▸ Directions
Only the lines holding the string "segments" are needed; copy each of them from the data.

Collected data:

────────────────────

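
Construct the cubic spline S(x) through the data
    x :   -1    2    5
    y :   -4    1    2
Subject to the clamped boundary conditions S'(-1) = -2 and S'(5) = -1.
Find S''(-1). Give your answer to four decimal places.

Let σ_i = S''(x_i). Step sizes h_i = 3, 3; slopes of the chords Δ_i = (y_(i+1) - y_i)/h_i = 5/3, 1/3.
  3·σ_0 + 12·σ_1 + 3·σ_2 = 6(Δ_1 - Δ_0) = -8
Clamped end conditions give two more equations: 2h_0·σ_0 + h_0·σ_1 = 6(Δ_0 - S'(-1)) = 22 and h_1·σ_1 + 2h_1·σ_2 = 6(S'(5) - Δ_1) = -8.
Solving the tridiagonal system: σ_0 = 9/2, σ_1 = -5/3, σ_2 = -1/2.

4.5000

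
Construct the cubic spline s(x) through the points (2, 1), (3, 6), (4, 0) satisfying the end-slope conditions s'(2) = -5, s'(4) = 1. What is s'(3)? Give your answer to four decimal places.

0.2500

With m_i denoting the second derivative at x_i, h_i = 1, 1, and Δ_i = (y_(i+1) − y_i)/h_i = 5, -6:
  1·m_0 + 4·m_1 + 1·m_2 = 6(Δ_1 - Δ_0) = -66
Clamped end conditions give two more equations: 2h_0·m_0 + h_0·m_1 = 6(Δ_0 - s'(2)) = 60 and h_1·m_1 + 2h_1·m_2 = 6(s'(4) - Δ_1) = 42.
Solving: m_0 = 99/2, m_1 = -39, m_2 = 81/2.
On [3, 4], s'(x) = b_1 + 2c_1·(x - 3) + 3d_1·(x - 3)² with b_1 = Δ_1 - h_1(2m_1 + m_2)/6 = 1/4, c_1 = m_1/2 = -39/2, d_1 = (m_2 - m_1)/(6h_1) = 53/4. So s'(3) = 1/4.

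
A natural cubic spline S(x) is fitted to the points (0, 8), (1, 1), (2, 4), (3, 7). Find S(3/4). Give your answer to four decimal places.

Put m_i = S'' at the i-th knot. Here h = (1, 1, 1) and Δ = (-7, 3, 3), so the interior equations h_(i-1)·m_(i-1) + 2(h_(i-1)+h_i)·m_i + h_i·m_(i+1) = 6(Δ_i − Δ_(i-1)) read
  1·m_0 + 4·m_1 + 1·m_2 = 6(Δ_1 - Δ_0) = 60
  1·m_1 + 4·m_2 + 1·m_3 = 6(Δ_2 - Δ_1) = 0
Natural end conditions: m_0 = m_3 = 0.
Hence m_0 = 0, m_1 = 16, m_2 = -4, m_3 = 0.
On [0, 1], S(x) = 8 - 29/3·x + 0·x² + 8/3·x³.
With x = 3/4: S(3/4) = 15/8.

1.8750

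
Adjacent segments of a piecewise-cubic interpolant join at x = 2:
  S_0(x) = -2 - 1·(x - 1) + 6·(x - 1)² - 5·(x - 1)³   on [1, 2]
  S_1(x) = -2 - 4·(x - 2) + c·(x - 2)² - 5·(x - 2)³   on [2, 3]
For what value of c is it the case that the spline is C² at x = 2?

-9

S_0''(x) = 12 - 30·(x - 1), so S_0''(2) = -18. On the right, S_1''(2) = 2c, so c = -9.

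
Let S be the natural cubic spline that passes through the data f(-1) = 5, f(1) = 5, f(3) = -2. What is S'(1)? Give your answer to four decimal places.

Write M_i for S''(x_i). With h_i = 2, 2 and divided differences Δ_i = 0, -7/2, the continuity of S' gives the tridiagonal system
  2·M_0 + 8·M_1 + 2·M_2 = 6(Δ_1 - Δ_0) = -21
Natural end conditions: M_0 = M_2 = 0.
Forward elimination and back-substitution give M_0 = 0, M_1 = -21/8, M_2 = 0.
On [1, 3], S'(x) = b_1 + 2c_1·(x - 1) + 3d_1·(x - 1)² with b_1 = Δ_1 - h_1(2M_1 + M_2)/6 = -7/4, c_1 = M_1/2 = -21/16, d_1 = (M_2 - M_1)/(6h_1) = 7/32. So S'(1) = -7/4.

-1.7500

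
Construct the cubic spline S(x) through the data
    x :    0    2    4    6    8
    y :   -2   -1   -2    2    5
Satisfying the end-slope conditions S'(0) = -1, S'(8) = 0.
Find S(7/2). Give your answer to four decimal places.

-1.9618

Let m_i = S''(x_i). Step sizes h_i = 2, 2, 2, 2; slopes of the chords Δ_i = (y_(i+1) - y_i)/h_i = 1/2, -1/2, 2, 3/2.
  2·m_0 + 8·m_1 + 2·m_2 = 6(Δ_1 - Δ_0) = -6
  2·m_1 + 8·m_2 + 2·m_3 = 6(Δ_2 - Δ_1) = 15
  2·m_2 + 8·m_3 + 2·m_4 = 6(Δ_3 - Δ_2) = -3
Clamped end conditions give two more equations: 2h_0·m_0 + h_0·m_1 = 6(Δ_0 - S'(0)) = 9 and h_3·m_3 + 2h_3·m_4 = 6(S'(8) - Δ_3) = -9.
Solving the tridiagonal system: m_0 = 377/112, m_1 = -125/56, m_2 = 41/16, m_3 = -29/56, m_4 = -223/112.
On [2, 4], S(x) = -1 + 15/112·(x - 2) - 125/112·(x - 2)² + 179/448·(x - 2)³.
With (x - 2) = 3/2: S(7/2) = -7031/3584.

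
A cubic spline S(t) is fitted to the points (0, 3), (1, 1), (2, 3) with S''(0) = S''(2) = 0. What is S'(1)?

0

Put σ_i = S'' at the i-th knot. Here h = (1, 1) and Δ = (-2, 2), so the interior equations h_(i-1)·σ_(i-1) + 2(h_(i-1)+h_i)·σ_i + h_i·σ_(i+1) = 6(Δ_i − Δ_(i-1)) read
  1·σ_0 + 4·σ_1 + 1·σ_2 = 6(Δ_1 - Δ_0) = 24
Natural end conditions: σ_0 = σ_2 = 0.
Hence σ_0 = 0, σ_1 = 6, σ_2 = 0.
On [1, 2], S'(t) = b_1 + 2c_1·(t - 1) + 3d_1·(t - 1)² with b_1 = Δ_1 - h_1(2σ_1 + σ_2)/6 = 0, c_1 = σ_1/2 = 3, d_1 = (σ_2 - σ_1)/(6h_1) = -1. So S'(1) = 0.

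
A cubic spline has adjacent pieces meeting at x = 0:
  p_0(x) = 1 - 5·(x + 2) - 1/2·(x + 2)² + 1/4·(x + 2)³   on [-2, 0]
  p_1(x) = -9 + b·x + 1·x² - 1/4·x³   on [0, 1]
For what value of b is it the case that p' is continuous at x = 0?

-4

p_0'(x) = -5 - 1·(x + 2) + 3/4·(x + 2)², so p_0'(0) = -4. On the right, p_1'(0) = b, so b = -4.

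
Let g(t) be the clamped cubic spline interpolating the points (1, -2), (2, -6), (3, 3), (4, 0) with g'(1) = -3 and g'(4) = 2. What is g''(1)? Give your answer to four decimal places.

Write M_i for g''(x_i). With h_i = 1, 1, 1 and divided differences Δ_i = -4, 9, -3, the continuity of g' gives the tridiagonal system
  1·M_0 + 4·M_1 + 1·M_2 = 6(Δ_1 - Δ_0) = 78
  1·M_1 + 4·M_2 + 1·M_3 = 6(Δ_2 - Δ_1) = -72
Clamped end conditions give two more equations: 2h_0·M_0 + h_0·M_1 = 6(Δ_0 - g'(1)) = -6 and h_2·M_2 + 2h_2·M_3 = 6(g'(4) - Δ_2) = 30.
Hence M_0 = -292/15, M_1 = 494/15, M_2 = -514/15, M_3 = 482/15.

-19.4667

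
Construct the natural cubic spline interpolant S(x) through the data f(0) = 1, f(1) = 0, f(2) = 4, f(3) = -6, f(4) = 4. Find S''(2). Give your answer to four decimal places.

Write m_i for S''(x_i). With h_i = 1, 1, 1, 1 and divided differences Δ_i = -1, 4, -10, 10, the continuity of S' gives the tridiagonal system
  1·m_0 + 4·m_1 + 1·m_2 = 6(Δ_1 - Δ_0) = 30
  1·m_1 + 4·m_2 + 1·m_3 = 6(Δ_2 - Δ_1) = -84
  1·m_2 + 4·m_3 + 1·m_4 = 6(Δ_3 - Δ_2) = 120
Natural end conditions: m_0 = m_4 = 0.
Solving: m_0 = 0, m_1 = 453/28, m_2 = -243/7, m_3 = 1083/28, m_4 = 0.

-34.7143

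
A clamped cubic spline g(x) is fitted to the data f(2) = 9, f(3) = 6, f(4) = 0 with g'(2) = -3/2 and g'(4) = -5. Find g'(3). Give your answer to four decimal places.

Put M_i = g'' at the i-th knot. Here h = (1, 1) and Δ = (-3, -6), so the interior equations h_(i-1)·M_(i-1) + 2(h_(i-1)+h_i)·M_i + h_i·M_(i+1) = 6(Δ_i − Δ_(i-1)) read
  1·M_0 + 4·M_1 + 1·M_2 = 6(Δ_1 - Δ_0) = -18
Clamped end conditions give two more equations: 2h_0·M_0 + h_0·M_1 = 6(Δ_0 - g'(2)) = -9 and h_1·M_1 + 2h_1·M_2 = 6(g'(4) - Δ_1) = 6.
Forward elimination and back-substitution give M_0 = -7/4, M_1 = -11/2, M_2 = 23/4.
On [3, 4], g'(x) = b_1 + 2c_1·(x - 3) + 3d_1·(x - 3)² with b_1 = Δ_1 - h_1(2M_1 + M_2)/6 = -41/8, c_1 = M_1/2 = -11/4, d_1 = (M_2 - M_1)/(6h_1) = 15/8. So g'(3) = -41/8.

-5.1250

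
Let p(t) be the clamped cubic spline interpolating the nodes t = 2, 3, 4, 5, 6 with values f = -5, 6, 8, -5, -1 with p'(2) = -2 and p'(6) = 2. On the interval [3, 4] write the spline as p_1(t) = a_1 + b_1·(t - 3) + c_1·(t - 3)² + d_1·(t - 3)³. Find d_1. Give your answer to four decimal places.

Write m_i for p''(x_i). With h_i = 1, 1, 1, 1 and divided differences Δ_i = 11, 2, -13, 4, the continuity of p' gives the tridiagonal system
  1·m_0 + 4·m_1 + 1·m_2 = 6(Δ_1 - Δ_0) = -54
  1·m_1 + 4·m_2 + 1·m_3 = 6(Δ_2 - Δ_1) = -90
  1·m_2 + 4·m_3 + 1·m_4 = 6(Δ_3 - Δ_2) = 102
Clamped end conditions give two more equations: 2h_0·m_0 + h_0·m_1 = 6(Δ_0 - p'(2)) = 78 and h_3·m_3 + 2h_3·m_4 = 6(p'(6) - Δ_3) = -12.
Solving the tridiagonal system: m_0 = 677/14, m_1 = -131/7, m_2 = -55/2, m_3 = 271/7, m_4 = -355/14.
On [3, 4], with p_1(t) = a_1 + b_1·(t - 3) + c_1·(t - 3)² + d_1·(t - 3)³: c_1 = m_1/2 = -131/14, d_1 = (m_2 - m_1)/(6h_1) = -41/28, b_1 = Δ_1 - h_1(2m_1 + m_2)/6 = 359/28.

-1.4643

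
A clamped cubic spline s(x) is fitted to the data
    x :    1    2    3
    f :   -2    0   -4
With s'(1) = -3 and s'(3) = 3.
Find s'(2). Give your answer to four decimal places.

Let M_i = s''(x_i). Step sizes h_i = 1, 1; slopes of the chords Δ_i = (y_(i+1) - y_i)/h_i = 2, -4.
  1·M_0 + 4·M_1 + 1·M_2 = 6(Δ_1 - Δ_0) = -36
Clamped end conditions give two more equations: 2h_0·M_0 + h_0·M_1 = 6(Δ_0 - s'(1)) = 30 and h_1·M_1 + 2h_1·M_2 = 6(s'(3) - Δ_1) = 42.
Solving the tridiagonal system: M_0 = 27, M_1 = -24, M_2 = 33.
On [2, 3], s'(x) = b_1 + 2c_1·(x - 2) + 3d_1·(x - 2)² with b_1 = Δ_1 - h_1(2M_1 + M_2)/6 = -3/2, c_1 = M_1/2 = -12, d_1 = (M_2 - M_1)/(6h_1) = 19/2. So s'(2) = -3/2.

-1.5000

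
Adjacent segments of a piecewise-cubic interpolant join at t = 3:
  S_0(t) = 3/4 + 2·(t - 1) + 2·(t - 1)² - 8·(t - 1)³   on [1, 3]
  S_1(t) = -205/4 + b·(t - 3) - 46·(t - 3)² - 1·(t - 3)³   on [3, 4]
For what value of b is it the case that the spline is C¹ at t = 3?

S_0'(t) = 2 + 4·(t - 1) - 24·(t - 1)², so S_0'(3) = -86. On the right, S_1'(3) = b, so b = -86.

-86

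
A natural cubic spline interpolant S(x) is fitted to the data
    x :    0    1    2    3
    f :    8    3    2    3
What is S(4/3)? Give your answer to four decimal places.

Let σ_i = S''(x_i). Step sizes h_i = 1, 1, 1; slopes of the chords Δ_i = (y_(i+1) - y_i)/h_i = -5, -1, 1.
  1·σ_0 + 4·σ_1 + 1·σ_2 = 6(Δ_1 - Δ_0) = 24
  1·σ_1 + 4·σ_2 + 1·σ_3 = 6(Δ_2 - Δ_1) = 12
Natural end conditions: σ_0 = σ_3 = 0.
Solving: σ_0 = 0, σ_1 = 28/5, σ_2 = 8/5, σ_3 = 0.
On [1, 2], S(x) = 3 - 47/15·(x - 1) + 14/5·(x - 1)² - 2/3·(x - 1)³.
With (x - 1) = 1/3: S(4/3) = 908/405.

2.2420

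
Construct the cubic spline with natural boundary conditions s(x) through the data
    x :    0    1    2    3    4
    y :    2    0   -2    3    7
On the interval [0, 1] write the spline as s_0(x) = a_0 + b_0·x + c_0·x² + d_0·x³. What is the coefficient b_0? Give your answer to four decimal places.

Put M_i = s'' at the i-th knot. Here h = (1, 1, 1, 1) and Δ = (-2, -2, 5, 4), so the interior equations h_(i-1)·M_(i-1) + 2(h_(i-1)+h_i)·M_i + h_i·M_(i+1) = 6(Δ_i − Δ_(i-1)) read
  1·M_0 + 4·M_1 + 1·M_2 = 6(Δ_1 - Δ_0) = 0
  1·M_1 + 4·M_2 + 1·M_3 = 6(Δ_2 - Δ_1) = 42
  1·M_2 + 4·M_3 + 1·M_4 = 6(Δ_3 - Δ_2) = -6
Natural end conditions: M_0 = M_4 = 0.
Forward elimination and back-substitution give M_0 = 0, M_1 = -87/28, M_2 = 87/7, M_3 = -129/28, M_4 = 0.
On [0, 1], with s_0(x) = a_0 + b_0·x + c_0·x² + d_0·x³: c_0 = M_0/2 = 0, d_0 = (M_1 - M_0)/(6h_0) = -29/56, b_0 = Δ_0 - h_0(2M_0 + M_1)/6 = -83/56.

-1.4821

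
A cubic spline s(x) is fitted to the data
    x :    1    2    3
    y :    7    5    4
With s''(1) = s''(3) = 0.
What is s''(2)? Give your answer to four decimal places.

With σ_i denoting the second derivative at x_i, h_i = 1, 1, and Δ_i = (y_(i+1) − y_i)/h_i = -2, -1:
  1·σ_0 + 4·σ_1 + 1·σ_2 = 6(Δ_1 - Δ_0) = 6
Natural end conditions: σ_0 = σ_2 = 0.
Hence σ_0 = 0, σ_1 = 3/2, σ_2 = 0.

1.5000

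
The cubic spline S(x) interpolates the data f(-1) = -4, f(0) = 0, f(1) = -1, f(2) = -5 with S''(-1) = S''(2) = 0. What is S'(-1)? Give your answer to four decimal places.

5.1333

Let m_i = S''(x_i). Step sizes h_i = 1, 1, 1; slopes of the chords Δ_i = (y_(i+1) - y_i)/h_i = 4, -1, -4.
  1·m_0 + 4·m_1 + 1·m_2 = 6(Δ_1 - Δ_0) = -30
  1·m_1 + 4·m_2 + 1·m_3 = 6(Δ_2 - Δ_1) = -18
Natural end conditions: m_0 = m_3 = 0.
Solving: m_0 = 0, m_1 = -34/5, m_2 = -14/5, m_3 = 0.
On [-1, 0], S'(x) = b_0 + 2c_0·(x + 1) + 3d_0·(x + 1)² with b_0 = Δ_0 - h_0(2m_0 + m_1)/6 = 77/15, c_0 = m_0/2 = 0, d_0 = (m_1 - m_0)/(6h_0) = -17/15. So S'(-1) = 77/15.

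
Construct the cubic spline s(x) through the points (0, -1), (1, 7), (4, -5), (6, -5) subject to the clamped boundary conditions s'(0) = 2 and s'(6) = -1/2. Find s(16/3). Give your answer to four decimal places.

-5.3989

Put m_i = s'' at the i-th knot. Here h = (1, 3, 2) and Δ = (8, -4, 0), so the interior equations h_(i-1)·m_(i-1) + 2(h_(i-1)+h_i)·m_i + h_i·m_(i+1) = 6(Δ_i − Δ_(i-1)) read
  1·m_0 + 8·m_1 + 3·m_2 = 6(Δ_1 - Δ_0) = -72
  3·m_1 + 10·m_2 + 2·m_3 = 6(Δ_2 - Δ_1) = 24
Clamped end conditions give two more equations: 2h_0·m_0 + h_0·m_1 = 6(Δ_0 - s'(0)) = 36 and h_2·m_2 + 2h_2·m_3 = 6(s'(6) - Δ_2) = -3.
Solving: m_0 = 665/26, m_1 = -197/13, m_2 = 205/26, m_3 = -61/13.
On [4, 6], s(x) = -5 - 48/13·(x - 4) + 205/52·(x - 4)² - 109/104·(x - 4)³.
With (x - 4) = 4/3: s(16/3) = -1895/351.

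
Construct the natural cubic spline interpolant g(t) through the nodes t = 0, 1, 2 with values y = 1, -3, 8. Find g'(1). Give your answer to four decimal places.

Put M_i = g'' at the i-th knot. Here h = (1, 1) and Δ = (-4, 11), so the interior equations h_(i-1)·M_(i-1) + 2(h_(i-1)+h_i)·M_i + h_i·M_(i+1) = 6(Δ_i − Δ_(i-1)) read
  1·M_0 + 4·M_1 + 1·M_2 = 6(Δ_1 - Δ_0) = 90
Natural end conditions: M_0 = M_2 = 0.
Forward elimination and back-substitution give M_0 = 0, M_1 = 45/2, M_2 = 0.
On [1, 2], g'(t) = b_1 + 2c_1·(t - 1) + 3d_1·(t - 1)² with b_1 = Δ_1 - h_1(2M_1 + M_2)/6 = 7/2, c_1 = M_1/2 = 45/4, d_1 = (M_2 - M_1)/(6h_1) = -15/4. So g'(1) = 7/2.

3.5000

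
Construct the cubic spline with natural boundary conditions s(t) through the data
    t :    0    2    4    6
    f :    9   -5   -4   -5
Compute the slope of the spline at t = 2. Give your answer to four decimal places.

-2.8667

Let M_i = s''(x_i). Step sizes h_i = 2, 2, 2; slopes of the chords Δ_i = (y_(i+1) - y_i)/h_i = -7, 1/2, -1/2.
  2·M_0 + 8·M_1 + 2·M_2 = 6(Δ_1 - Δ_0) = 45
  2·M_1 + 8·M_2 + 2·M_3 = 6(Δ_2 - Δ_1) = -6
Natural end conditions: M_0 = M_3 = 0.
Solving: M_0 = 0, M_1 = 31/5, M_2 = -23/10, M_3 = 0.
On [2, 4], s'(t) = b_1 + 2c_1·(t - 2) + 3d_1·(t - 2)² with b_1 = Δ_1 - h_1(2M_1 + M_2)/6 = -43/15, c_1 = M_1/2 = 31/10, d_1 = (M_2 - M_1)/(6h_1) = -17/24. So s'(2) = -43/15.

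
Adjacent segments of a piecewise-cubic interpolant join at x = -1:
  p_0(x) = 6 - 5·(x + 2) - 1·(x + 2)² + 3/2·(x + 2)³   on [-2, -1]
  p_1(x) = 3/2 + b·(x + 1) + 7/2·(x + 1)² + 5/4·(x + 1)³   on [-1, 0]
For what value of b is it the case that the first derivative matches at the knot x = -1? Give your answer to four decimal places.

-2.5000

p_0'(x) = -5 - 2·(x + 2) + 9/2·(x + 2)², so p_0'(-1) = -5/2. On the right, p_1'(-1) = b, so b = -5/2.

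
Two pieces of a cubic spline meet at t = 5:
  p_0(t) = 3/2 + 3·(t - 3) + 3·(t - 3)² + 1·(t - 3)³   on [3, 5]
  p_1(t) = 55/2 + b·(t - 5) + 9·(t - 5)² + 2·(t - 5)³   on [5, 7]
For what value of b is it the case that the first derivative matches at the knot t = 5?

p_0'(t) = 3 + 6·(t - 3) + 3·(t - 3)², so p_0'(5) = 27. On the right, p_1'(5) = b, so b = 27.

27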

────────────────────

▸ Response
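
Adjacent segments of a piecewise-cubic interpolant join at x = 2:
Adjacent segments of a piecewise-cubic interpolant join at t = 3:
Adjacent segments of a piecewise-cubic interpolant join at x = -1: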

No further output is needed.